BEGIN

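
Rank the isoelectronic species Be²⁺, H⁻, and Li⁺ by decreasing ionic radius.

H⁻ > Li⁺ > Be²⁺

All of these have 2 electrons, so size is governed by nuclear charge alone: the more protons, the stronger the pull on the same electron cloud, and the smaller the ion.
Nuclear charges: Be²⁺ (Z=4), Li⁺ (Z=3), H⁻ (Z=1).
Largest to smallest: H⁻ > Li⁺ > Be²⁺.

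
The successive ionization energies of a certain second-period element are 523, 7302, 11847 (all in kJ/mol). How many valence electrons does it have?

Look for the largest jump between consecutive ionization energies: IE2/IE1 ≈ 14.0, far larger than any earlier ratio.
That jump marks the point where a core electron is being removed. So the atom has 1 valence electron.

1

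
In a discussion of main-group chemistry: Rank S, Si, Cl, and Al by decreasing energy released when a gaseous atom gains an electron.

Al is in period 3, group 13; Si is in period 3, group 14; S is in period 3, group 16; Cl is in period 3, group 17.
Atoms with high Z_eff and room in the valence shell (especially the halogens) have the most exothermic electron affinities.
All lie in period 3, so electron affinity increases left to right.
So from highest to lowest: Cl > S > Si > Al.

Cl, S, Si, Al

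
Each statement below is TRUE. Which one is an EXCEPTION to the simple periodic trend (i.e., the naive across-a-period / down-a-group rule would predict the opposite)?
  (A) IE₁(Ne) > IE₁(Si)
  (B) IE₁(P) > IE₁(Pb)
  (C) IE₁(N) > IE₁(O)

The general trend: first ionisation energy increases across a period and decreases down a group.
(A) Ne (period 2, group 18) vs Si (period 3, group 14): the stated order agrees with the simple trend.
(B) P (period 3, group 15) vs Pb (period 6, group 14): the stated order agrees with the simple trend.
(C) N (period 2, group 15) vs O (period 2, group 16): the stated order contradicts the simple trend.
The exception is (C): pairing an electron in O's 2p⁴ costs repulsion energy, so O ionizes more easily than half-filled N (2p³).

(C)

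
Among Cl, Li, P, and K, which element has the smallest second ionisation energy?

P

Consider each +1 ion: Cl⁺ still has 6 valence electrons; Li⁺ is the bare [He] core; P⁺ still has 4 valence electrons; K⁺ is the bare [Ar] core.
Pulling an electron out of a noble-gas core costs far more than removing a remaining valence electron, so K and Li sit at the high end of IE_2.
Valence configurations: Cl⁺ [Ne]3s²3p⁴, P⁺ [Ne]3s²3p².
Approximate IE_2 values (kJ/mol): Cl 2298, Li 7298, P 1907, K 3052.
Putting it together, IE_2: P < Cl < K < Li.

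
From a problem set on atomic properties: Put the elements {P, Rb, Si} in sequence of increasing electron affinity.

Rb < P < Si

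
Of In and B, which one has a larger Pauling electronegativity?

B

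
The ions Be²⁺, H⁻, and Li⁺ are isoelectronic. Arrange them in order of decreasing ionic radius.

All of these have 2 electrons, so size is governed by nuclear charge alone: the more protons, the stronger the pull on the same electron cloud, and the smaller the ion.
Nuclear charges: Be²⁺ (Z=4), Li⁺ (Z=3), H⁻ (Z=1).
Largest to smallest: H⁻ > Li⁺ > Be²⁺.

H⁻ > Li⁺ > Be²⁺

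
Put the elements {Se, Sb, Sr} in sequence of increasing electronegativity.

Sr < Sb < Se

Electronegativity increases across a period and decreases down a group, tracking effective nuclear charge and atomic size.
Neither a single period nor a single group — weigh both effects.
Sb > Sr: both are in period 5; the period trend gives Sb the larger value.
Se > Sb: relative to Sb, both the across-period and down-group shifts push Se's electronegativity up.
Tabulated electronegativity (Pauling): Se 2.55, Sr 0.95, Sb 2.05.
So from lowest to highest: Sr < Sb < Se.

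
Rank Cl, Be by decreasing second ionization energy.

Cl > Be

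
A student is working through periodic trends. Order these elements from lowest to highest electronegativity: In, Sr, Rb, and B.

B is in period 2, group 13; Rb is in period 5, group 1; Sr is in period 5, group 2; In is in period 5, group 13.
Atoms toward the upper right of the periodic table pull bonding electrons most strongly.
Here both period and group differ, so the two effects have to be weighed against each other.
Sr > Rb: both are in period 5; the period trend gives Sr the larger value.
In > Sr: In lies to the right of Sr in period 5, so the across-period effect alone puts In higher.
B > In: they share group 13; the group trend gives B the larger value.
Approximate values (Pauling): B 2.04, Rb 0.82, Sr 0.95, In 1.78.
So from lowest to highest: Rb < Sr < In < B.

Rb < Sr < In < B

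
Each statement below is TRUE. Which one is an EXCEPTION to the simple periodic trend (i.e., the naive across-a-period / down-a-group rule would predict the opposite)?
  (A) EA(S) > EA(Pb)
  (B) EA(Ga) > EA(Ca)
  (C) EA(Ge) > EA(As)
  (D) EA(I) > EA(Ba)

The general trend: electron affinity increases across a period and decreases down a group.
(A) S (period 3, group 16) vs Pb (period 6, group 14): the stated order agrees with the simple trend.
(B) Ga (period 4, group 13) vs Ca (period 4, group 2): the stated order agrees with the simple trend.
(C) Ge (period 4, group 14) vs As (period 4, group 15): the stated order contradicts the simple trend.
(D) I (period 5, group 17) vs Ba (period 6, group 2): the stated order agrees with the simple trend.
The exception is (C): adding an electron to As's half-filled 4p³ is unfavourable, so Ge (4p²) has the more exothermic EA.

(C)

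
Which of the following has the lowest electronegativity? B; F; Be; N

Be is in period 2, group 2; B is in period 2, group 13; N is in period 2, group 15; F is in period 2, group 17.
Smaller atoms with higher effective nuclear charge are more electronegative.
All lie in period 2, so electronegativity increases left to right.
The lowest electronegativity among these belongs to Be.

Be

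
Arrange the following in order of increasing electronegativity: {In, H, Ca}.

Ca, In, H

Atoms toward the upper right of the periodic table pull bonding electrons most strongly.
These span different periods and groups, so the two trends combine.
In > Ca: period and group pull opposite ways; the across-period shift dominates (1.78 vs 1.00).
H > In: the two effects oppose for this pair; the down-group effect wins (2.20 vs 1.78).
Tabulated electronegativity (Pauling): H 2.20, Ca 1.00, In 1.78.
So from lowest to highest: Ca < In < H.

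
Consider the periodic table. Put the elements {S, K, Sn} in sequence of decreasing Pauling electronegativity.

S > Sn > K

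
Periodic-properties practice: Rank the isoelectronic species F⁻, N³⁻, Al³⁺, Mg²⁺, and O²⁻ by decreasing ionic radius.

All of these have 10 electrons, so size is governed by nuclear charge alone: the more protons, the stronger the pull on the same electron cloud, and the smaller the ion.
Nuclear charges: Al³⁺ (Z=13), Mg²⁺ (Z=12), F⁻ (Z=9), O²⁻ (Z=8), N³⁻ (Z=7).
Largest to smallest: N³⁻ > O²⁻ > F⁻ > Mg²⁺ > Al³⁺.

N³⁻ > O²⁻ > F⁻ > Mg²⁺ > Al³⁺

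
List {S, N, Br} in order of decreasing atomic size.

N is in period 2, group 15; S is in period 3, group 16; Br is in period 4, group 17.
Radius decreases left→right (rising Z_eff, same n) and increases top→bottom (higher n).
A diagonal step moves right (one effect) and down (the opposite effect) at once.
S > N: the two effects oppose for this pair; the down-group effect wins (103 vs 71 pm).
Br > S: period and group pull opposite ways; the down-group shift dominates (114 vs 103 pm).
Approximate values (pm): N 71, S 103, Br 114.
So from largest to smallest: Br > S > N.

Br, S, N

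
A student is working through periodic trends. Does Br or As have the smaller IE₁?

As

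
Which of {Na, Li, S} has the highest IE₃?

Li

Consider each +2 ion: Na²⁺ is already 1 electron into the core; Li²⁺ is already 1 electron into the core; S²⁺ still has 4 valence electrons.
Core electrons are held far more tightly than valence electrons, so Na and Li top the IE_3 order.
Tabulated IE_3 (kJ/mol): Na 6910, Li 11815, S 3357.
Hence IE_3: S < Na < Li.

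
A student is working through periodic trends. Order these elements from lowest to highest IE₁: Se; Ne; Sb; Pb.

Pb < Sb < Se < Ne

Ne is in period 2, group 18; Se is in period 4, group 16; Sb is in period 5, group 15; Pb is in period 6, group 14.
Removing the outermost electron gets harder across a period and easier down a group.
Here both period and group differ, so the two effects have to be weighed against each other.
Sb > Pb: relative to Pb, both the across-period and down-group shifts push Sb's first ionization energy up.
Se > Sb: relative to Sb, both the across-period and down-group shifts push Se's first ionization energy up.
Ne > Se: both effects reinforce here, so Ne is clearly the higher of the two.
For reference (kJ/mol): Ne 2081, Se 941, Sb 831, Pb 716.
So from lowest to highest: Pb < Sb < Se < Ne.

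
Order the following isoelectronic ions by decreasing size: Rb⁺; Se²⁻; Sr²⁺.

All of these have 36 electrons, so size is governed by nuclear charge alone: the more protons, the stronger the pull on the same electron cloud, and the smaller the ion.
Nuclear charges: Sr²⁺ (Z=38), Rb⁺ (Z=37), Se²⁻ (Z=34).
Largest to smallest: Se²⁻ > Rb⁺ > Sr²⁺.

Se²⁻ > Rb⁺ > Sr²⁺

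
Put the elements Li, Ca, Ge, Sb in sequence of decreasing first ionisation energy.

Li is in period 2, group 1; Ca is in period 4, group 2; Ge is in period 4, group 14; Sb is in period 5, group 15.
Across a period the outer electron is held more tightly (higher IE₁); down a group it sits in a higher shell, more shielded, and comes off more easily.
Neither a single period nor a single group — weigh both effects.
Ca > Li: the two effects oppose for this pair; the across-period effect wins (590 vs 520 kJ/mol).
Ge > Ca: both are in period 4; the period trend gives Ge the larger value.
Sb > Ge: period and group pull opposite ways; the across-period shift dominates (831 vs 762 kJ/mol).
Tabulated first ionization energy (kJ/mol): Li 520, Ca 590, Ge 762, Sb 831.
So from highest to lowest: Sb > Ge > Ca > Li.

Sb > Ge > Ca > Li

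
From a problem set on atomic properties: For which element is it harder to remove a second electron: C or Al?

After 1 electron has been removed, what remains? C⁺ still has 3 valence electrons; Al⁺ still has 2 valence electrons.
All are still removing valence electrons, so compare the +1 ions as you would atoms: IE_2 generally rises across a period (higher Z_eff) and falls down a group (larger shell), subject to the usual subshell exceptions.
Valence configurations: C⁺ [He]2s²2p¹, Al⁺ [Ne]3s².
Tabulated IE_2 (kJ/mol): C 2353, Al 1817.
Hence IE_2: Al < C.

C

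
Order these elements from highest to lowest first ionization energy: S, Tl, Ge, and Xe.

Xe > S > Ge > Tl

S is in period 3, group 16; Ge is in period 4, group 14; Xe is in period 5, group 18; Tl is in period 6, group 13.
Across a period the outer electron is held more tightly (higher IE₁); down a group it sits in a higher shell, more shielded, and comes off more easily.
These span different periods and groups, so the two trends combine.
Ge > Tl: relative to Tl, both the across-period and down-group shifts push Ge's first ionization energy up.
S > Ge: relative to Ge, both the across-period and down-group shifts push S's first ionization energy up.
Xe > S: period and group pull opposite ways; the across-period shift dominates (1170 vs 1000 kJ/mol).
For reference (kJ/mol): S 1000, Ge 762, Xe 1170, Tl 589.
So from highest to lowest: Xe > S > Ge > Tl.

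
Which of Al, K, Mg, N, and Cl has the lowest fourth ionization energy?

Cl

The fourth ionization energy removes an electron from the +3 ion. For each element: Al³⁺ is the bare [Ne] core; K³⁺ is already 2 electrons into the core; Mg³⁺ is already 1 electron into the core; N³⁺ still has 2 valence electrons; Cl³⁺ still has 4 valence electrons.
Usually core removal costs more than valence removal, but here the competition is close: a tightly held n=2 valence electron can cost more to remove than an n=3 core electron, so the actual values have to decide it.
Valence configurations: N³⁺ [He]2s², Cl³⁺ [Ne]3s²3p².
Approximate IE_4 values (kJ/mol): Al 11577, K 5877, Mg 10543, N 7475, Cl 5159.
Putting it together, IE_4: Cl < K < N < Mg < Al.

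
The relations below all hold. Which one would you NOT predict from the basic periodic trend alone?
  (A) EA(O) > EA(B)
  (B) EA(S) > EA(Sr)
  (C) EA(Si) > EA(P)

The general trend: electron affinity increases across a period and decreases down a group.
(A) O (period 2, group 16) vs B (period 2, group 13): the stated order agrees with the simple trend.
(B) S (period 3, group 16) vs Sr (period 5, group 2): the stated order agrees with the simple trend.
(C) Si (period 3, group 14) vs P (period 3, group 15): the stated order contradicts the simple trend.
The exception is (C): adding an electron to P's half-filled 3p³ is unfavourable, so Si (3p²) has the more exothermic EA.

(C)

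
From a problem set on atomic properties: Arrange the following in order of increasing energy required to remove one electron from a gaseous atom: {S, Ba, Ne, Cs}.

Cs < Ba < S < Ne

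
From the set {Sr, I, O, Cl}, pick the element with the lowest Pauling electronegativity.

Sr

O is in period 2, group 16; Cl is in period 3, group 17; Sr is in period 5, group 2; I is in period 5, group 17.
Atoms toward the upper right of the periodic table pull bonding electrons most strongly.
Neither a single period nor a single group — weigh both effects.
I > Sr: both are in period 5; the period trend gives I the larger value.
Cl > I: they share group 17; the group trend gives Cl the larger value.
O > Cl: the two effects oppose for this pair; the down-group effect wins (3.44 vs 3.16).
For reference (Pauling): O 3.44, Cl 3.16, Sr 0.95, I 2.66.
The lowest Pauling electronegativity among these belongs to Sr.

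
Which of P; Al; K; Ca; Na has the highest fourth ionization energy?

Al

IE_4 is the cost of taking one more electron from the +3 cation: P³⁺ still has 2 valence electrons; Al³⁺ is the bare [Ne] core; K³⁺ is already 2 electrons into the core; Ca³⁺ is already 1 electron into the core; Na³⁺ is already 2 electrons into the core.
Breaking into a closed-shell core is much more expensive than removing a leftover valence electron — K, Ca, Na and Al have the largest IE_4 here.
Approximate IE_4 values (kJ/mol): P 4964, Al 11577, K 5877, Ca 6491, Na 9543.
So the fourth ionization energies run P < K < Ca < Na < Al.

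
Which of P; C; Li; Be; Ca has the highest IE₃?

Consider each +2 ion: P²⁺ still has 3 valence electrons; C²⁺ still has 2 valence electrons; Li²⁺ is already 1 electron into the core; Be²⁺ is the bare [He] core; Ca²⁺ is the bare [Ar] core.
Core electrons are held far more tightly than valence electrons, so Ca, Li and Be top the IE_3 order.
Valence configurations: P²⁺ [Ne]3s²3p¹, C²⁺ [He]2s².
The numbers (kJ/mol): P 2914, C 4620, Li 11815, Be 14849, Ca 4912.
So the third ionization energies run P < C < Ca < Li < Be.

Be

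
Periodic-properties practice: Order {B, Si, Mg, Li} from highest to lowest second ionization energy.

After 1 electron has been removed, what remains? B⁺ still has 2 valence electrons; Si⁺ still has 3 valence electrons; Mg⁺ still has 1 valence electron; Li⁺ is the bare [He] core.
Pulling an electron out of a noble-gas core costs far more than removing a remaining valence electron, so Li sits at the high end of IE_2.
Valence configurations: B⁺ [He]2s², Si⁺ [Ne]3s²3p¹, Mg⁺ [Ne]3s¹.
Approximate IE_2 values (kJ/mol): B 2427, Si 1577, Mg 1451, Li 7298.
Overall IE_2 order: Mg < Si < B < Li.

Li > B > Si > Mg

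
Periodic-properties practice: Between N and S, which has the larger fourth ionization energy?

N

Consider each +3 ion: N³⁺ still has 2 valence electrons; S³⁺ still has 3 valence electrons.
All are still removing valence electrons, so compare the +3 ions as you would atoms: IE_4 generally rises across a period (higher Z_eff) and falls down a group (larger shell), subject to the usual subshell exceptions.
Valence configurations: N³⁺ [He]2s², S³⁺ [Ne]3s²3p¹.
The numbers (kJ/mol): N 7475, S 4556.
So the fourth ionization energies run S < N.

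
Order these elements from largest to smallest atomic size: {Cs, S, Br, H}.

Cs > Br > S > H

H is in period 1, group 1; S is in period 3, group 16; Br is in period 4, group 17; Cs is in period 6, group 1.
Across a period the added protons contract the valence shell; down a group each new principal shell makes the atom larger.
Neither a single period nor a single group — weigh both effects.
S > H: period and group pull opposite ways; the down-group shift dominates (103 vs 32 pm).
Br > S: the two effects oppose for this pair; the down-group effect wins (114 vs 103 pm).
Cs > Br: relative to Br, both the across-period and down-group shifts push Cs's atomic radius up.
For reference (pm): H 32, S 103, Br 114, Cs 232.
So from largest to smallest: Cs > Br > S > H.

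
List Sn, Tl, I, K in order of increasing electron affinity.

Tl < K < Sn < I

Adding an electron releases more energy for atoms nearer the top right (short of the noble gases).
Neither a single period nor a single group — weigh both effects.
K > Tl: period and group pull opposite ways; the down-group shift dominates (48 vs 19 kJ/mol).
Sn > K: period and group pull opposite ways; the across-period shift dominates (107 vs 48 kJ/mol).
I > Sn: both are in period 5; the period trend gives I the larger value.
Approximate values (kJ/mol): K 48, Sn 107, I 295, Tl 19.
So from lowest to highest: Tl < K < Sn < I.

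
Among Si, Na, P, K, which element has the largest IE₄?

IE_4 is the cost of taking one more electron from the +3 cation: Si³⁺ still has 1 valence electron; Na³⁺ is already 2 electrons into the core; P³⁺ still has 2 valence electrons; K³⁺ is already 2 electrons into the core.
Pulling an electron out of a noble-gas core costs far more than removing a remaining valence electron, so K and Na sit at the high end of IE_4.
Valence configurations: Si³⁺ [Ne]3s¹, P³⁺ [Ne]3s².
The numbers (kJ/mol): Si 4356, Na 9543, P 4964, K 5877.
Hence IE_4: Si < P < K < Na.

Na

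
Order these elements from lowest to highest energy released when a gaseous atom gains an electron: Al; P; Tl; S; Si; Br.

Tl, Al, P, Si, S, Br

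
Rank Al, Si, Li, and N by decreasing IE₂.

The second ionization energy removes an electron from the +1 ion. For each element: Al⁺ still has 2 valence electrons; Si⁺ still has 3 valence electrons; Li⁺ is the bare [He] core; N⁺ still has 4 valence electrons.
Breaking into a closed-shell core is much more expensive than removing a leftover valence electron — Li has the largest IE_2 here.
Valence configurations: Al⁺ [Ne]3s², Si⁺ [Ne]3s²3p¹, N⁺ [He]2s²2p².
Si⁺ loses a lone 3p electron whereas Al⁺ must break into a filled 3s² pair, so IE_2(Al) > IE_2(Si) even though Si has the higher nuclear charge.
Approximate IE_2 values (kJ/mol): Al 1817, Si 1577, Li 7298, N 2856.
Hence IE_2: Si < Al < N < Li.

Li > N > Al > Si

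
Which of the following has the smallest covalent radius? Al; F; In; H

H is in period 1, group 1; F is in period 2, group 17; Al is in period 3, group 13; In is in period 5, group 13.
Atomic radius shrinks across a period as nuclear charge pulls the same shell inward, and grows down a group as new shells are added.
These span different periods and groups, so the two trends combine.
F > H: period and group pull opposite ways; the down-group shift dominates (64 vs 32 pm).
Al > F: relative to F, both the across-period and down-group shifts push Al's atomic radius up.
In > Al: they share group 13; the group trend gives In the larger value.
Approximate values (pm): H 32, F 64, Al 126, In 142.
The smallest covalent radius among these belongs to H.

H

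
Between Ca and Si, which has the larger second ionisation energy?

Si

Consider each +1 ion: Ca⁺ still has 1 valence electron; Si⁺ still has 3 valence electrons.
All are still removing valence electrons, so compare the +1 ions as you would atoms: IE_2 generally rises across a period (higher Z_eff) and falls down a group (larger shell), subject to the usual subshell exceptions.
Valence configurations: Ca⁺ [Ar]4s¹, Si⁺ [Ne]3s²3p¹.
The numbers (kJ/mol): Ca 1145, Si 1577.
Overall IE_2 order: Ca < Si.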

END

## ABOUT THIS TASK
The lines to reproduce run from the one containing "Order these elements from lowest to highest energy" to the last line of the listing; print them exactly, including both ends.

## RESPONSE BOX
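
Order these elements from lowest to highest energy released when a gaseous atom gains an electron: Al; P; Tl; S; Si; Br.

Tl, Al, P, Si, S, Br

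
Rank Al, Si, Li, and N by decreasing IE₂.

The second ionization energy removes an electron from the +1 ion. For each element: Al⁺ still has 2 valence electrons; Si⁺ still has 3 valence electrons; Li⁺ is the bare [He] core; N⁺ still has 4 valence electrons.
Breaking into a closed-shell core is much more expensive than removing a leftover valence electron — Li has the largest IE_2 here.
Valence configurations: Al⁺ [Ne]3s², Si⁺ [Ne]3s²3p¹, N⁺ [He]2s²2p².
Si⁺ loses a lone 3p electron whereas Al⁺ must break into a filled 3s² pair, so IE_2(Al) > IE_2(Si) even though Si has the higher nuclear charge.
Approximate IE_2 values (kJ/mol): Al 1817, Si 1577, Li 7298, N 2856.
Hence IE_2: Si < Al < N < Li.

Li > N > Al > Si

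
Which of the following has the smallest covalent radius? Al; F; In; H

H is in period 1, group 1; F is in period 2, group 17; Al is in period 3, group 13; In is in period 5, group 13.
Atomic radius shrinks across a period as nuclear charge pulls the same shell inward, and grows down a group as new shells are added.
These span different periods and groups, so the two trends combine.
F > H: period and group pull opposite ways; the down-group shift dominates (64 vs 32 pm).
Al > F: relative to F, both the across-period and down-group shifts push Al's atomic radius up.
In > Al: they share group 13; the group trend gives In the larger value.
Approximate values (pm): H 32, F 64, Al 126, In 142.
The smallest covalent radius among these belongs to H.

H

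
Between Ca and Si, which has the larger second ionisation energy?

Si

Consider each +1 ion: Ca⁺ still has 1 valence electron; Si⁺ still has 3 valence electrons.
All are still removing valence electrons, so compare the +1 ions as you would atoms: IE_2 generally rises across a period (higher Z_eff) and falls down a group (larger shell), subject to the usual subshell exceptions.
Valence configurations: Ca⁺ [Ar]4s¹, Si⁺ [Ne]3s²3p¹.
The numbers (kJ/mol): Ca 1145, Si 1577.
Overall IE_2 order: Ca < Si.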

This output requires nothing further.